**Exercise objective:** From the entries that follow, copy each line containing the word "What".
Records supplied Start Marker
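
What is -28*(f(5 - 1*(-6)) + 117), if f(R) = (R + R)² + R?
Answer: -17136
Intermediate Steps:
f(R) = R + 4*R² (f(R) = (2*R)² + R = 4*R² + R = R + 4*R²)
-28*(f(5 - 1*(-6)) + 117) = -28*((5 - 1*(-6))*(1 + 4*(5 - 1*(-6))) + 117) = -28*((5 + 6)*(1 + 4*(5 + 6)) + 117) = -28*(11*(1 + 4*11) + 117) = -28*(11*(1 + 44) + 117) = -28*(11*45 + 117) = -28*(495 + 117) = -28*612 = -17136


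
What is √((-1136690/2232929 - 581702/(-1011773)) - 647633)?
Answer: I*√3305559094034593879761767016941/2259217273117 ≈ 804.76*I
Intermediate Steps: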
Records supplied End Marker
Records supplied Start Marker
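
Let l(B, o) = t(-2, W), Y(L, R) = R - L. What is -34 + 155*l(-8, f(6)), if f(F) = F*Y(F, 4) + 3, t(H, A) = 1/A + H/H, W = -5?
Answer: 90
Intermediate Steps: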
Records supplied End Marker
**Your solution:**
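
What is -28*(f(5 - 1*(-6)) + 117), if f(R) = (R + R)² + R?
What is √((-1136690/2232929 - 581702/(-1011773)) - 647633)?
Let l(B, o) = t(-2, W), Y(L, R) = R - L. What is -34 + 155*l(-8, f(6)), if f(F) = F*Y(F, 4) + 3, t(H, A) = 1/A + H/H, W = -5?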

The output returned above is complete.